# Try it:
Set down the records that follow exactly and completely.

____________________

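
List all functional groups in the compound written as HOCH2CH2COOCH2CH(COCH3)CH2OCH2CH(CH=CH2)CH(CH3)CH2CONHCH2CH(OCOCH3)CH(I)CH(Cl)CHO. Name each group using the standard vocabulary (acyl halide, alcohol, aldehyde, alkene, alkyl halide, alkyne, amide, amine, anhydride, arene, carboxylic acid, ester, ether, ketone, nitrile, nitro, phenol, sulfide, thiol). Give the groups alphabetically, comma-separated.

alcohol, aldehyde, alkene, alkyl halide, amide, ester, ether, ketone

Working along the chain:
  HOCH2: HO– on an sp³ carbon → alcohol.
  CH2COOCH2: –C(=O)–O–C with C on the carbonyl side → ester.
  CH(COCH3): pendant –COCH3: carbonyl C bonded to two carbons → ketone.
  CH2OCH2: C–O–C with sp³ carbons on both sides and no adjacent C=O → ether.
  CH(CH=CH2): pendant –CH=CH2: C=C double bond → alkene.
  CH2CONHCH2: –C(=O)–N– linkage → amide (the N is not an amine).
  CH(OCOCH3): pendant –OC(=O)CH3: an acyloxy group → ester.
  CH(I): halogen on an sp³ carbon → alkyl halide.
  CH(Cl): halogen on an sp³ carbon → alkyl halide.
  CHO: terminal –CHO: carbonyl C bonded to H and C → aldehyde.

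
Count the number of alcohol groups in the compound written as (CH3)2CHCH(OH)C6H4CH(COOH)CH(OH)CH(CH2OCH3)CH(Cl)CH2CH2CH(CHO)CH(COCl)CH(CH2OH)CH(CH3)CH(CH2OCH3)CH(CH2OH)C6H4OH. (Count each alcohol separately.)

Reading the structure from left to right:
  CH(OH): –OH on an sp³ carbon → alcohol (secondary).
  C6H4: para-disubstituted benzene ring → arene.
  CH(COOH): pendant –COOH: carbonyl C bonded to C and –OH → carboxylic acid.
  CH(OH): –OH on an sp³ carbon → alcohol (secondary).
  CH(CH2OCH3): pendant –CH2OCH3: C–O–C linkage → ether.
  CH(Cl): halogen on an sp³ carbon → alkyl halide.
  CH(CHO): pendant –CHO: carbonyl C bonded to C and H → aldehyde.
  CH(COCl): pendant –C(=O)X: carbonyl C bonded to C and halogen → acyl halide.
  CH(CH2OH): pendant –CH2OH on an sp³ backbone C → alcohol.
  CH(CH2OCH3): pendant –CH2OCH3: C–O–C linkage → ether.
  CH(CH2OH): pendant –CH2OH on an sp³ backbone C → alcohol.
  C6H4OH: –OH attached directly to an aromatic ring → phenol (not alcohol); the ring itself is an arene.
Alcohol appears at: CH(OH), CH(OH), CH(CH2OH), CH(CH2OH) → 4.

4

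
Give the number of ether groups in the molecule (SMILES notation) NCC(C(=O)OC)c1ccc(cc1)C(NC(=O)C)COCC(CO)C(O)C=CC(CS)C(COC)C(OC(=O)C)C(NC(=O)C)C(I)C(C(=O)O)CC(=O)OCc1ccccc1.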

____________________

# Worked solution:
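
List all functional groups in the compound written as HOCH2CH2COOCH2CH(COCH3)CH2OCH2CH(CH=CH2)CH(CH3)CH2CONHCH2CH(OCOCH3)CH(I)CH(Cl)CHO. Name each group using the standard vocabulary (acyl halide, alcohol, aldehyde, alkene, alkyl halide, alkyne, amide, amine, anhydride, arene, carboxylic acid, ester, ether, ketone, nitrile, nitro, phenol, sulfide, thiol). Give the groups alphabetically, comma-separated.

alcohol, aldehyde, alkene, alkyl halide, amide, ester, ether, ketone

Working along the chain:
  HOCH2: HO– on an sp³ carbon → alcohol.
  CH2COOCH2: –C(=O)–O–C with C on the carbonyl side → ester.
  CH(COCH3): pendant –COCH3: carbonyl C bonded to two carbons → ketone.
  CH2OCH2: C–O–C with sp³ carbons on both sides and no adjacent C=O → ether.
  CH(CH=CH2): pendant –CH=CH2: C=C double bond → alkene.
  CH2CONHCH2: –C(=O)–N– linkage → amide (the N is not an amine).
  CH(OCOCH3): pendant –OC(=O)CH3: an acyloxy group → ester.
  CH(I): halogen on an sp³ carbon → alkyl halide.
  CH(Cl): halogen on an sp³ carbon → alkyl halide.
  CHO: terminal –CHO: carbonyl C bonded to H and C → aldehyde.

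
Count the number of alcohol groups in the compound written as (CH3)2CHCH(OH)C6H4CH(COOH)CH(OH)CH(CH2OCH3)CH(Cl)CH2CH2CH(CHO)CH(COCl)CH(CH2OH)CH(CH3)CH(CH2OCH3)CH(CH2OH)C6H4OH. (Count each alcohol separately.)

Reading the structure from left to right:
  CH(OH): –OH on an sp³ carbon → alcohol (secondary).
  C6H4: para-disubstituted benzene ring → arene.
  CH(COOH): pendant –COOH: carbonyl C bonded to C and –OH → carboxylic acid.
  CH(OH): –OH on an sp³ carbon → alcohol (secondary).
  CH(CH2OCH3): pendant –CH2OCH3: C–O–C linkage → ether.
  CH(Cl): halogen on an sp³ carbon → alkyl halide.
  CH(CHO): pendant –CHO: carbonyl C bonded to C and H → aldehyde.
  CH(COCl): pendant –C(=O)X: carbonyl C bonded to C and halogen → acyl halide.
  CH(CH2OH): pendant –CH2OH on an sp³ backbone C → alcohol.
  CH(CH2OCH3): pendant –CH2OCH3: C–O–C linkage → ether.
  CH(CH2OH): pendant –CH2OH on an sp³ backbone C → alcohol.
  C6H4OH: –OH attached directly to an aromatic ring → phenol (not alcohol); the ring itself is an arene.
Alcohol appears at: CH(OH), CH(OH), CH(CH2OH), CH(CH2OH) → 4.

4

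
Give the number of ether groups in the molecule (SMILES notation) NCC(C(=O)OC)c1ccc(cc1)C(NC(=O)C)COCC(CO)C(O)C=CC(CS)C(COC)C(OC(=O)C)C(NC(=O)C)C(I)C(C(=O)O)CC(=O)OCc1ccccc1.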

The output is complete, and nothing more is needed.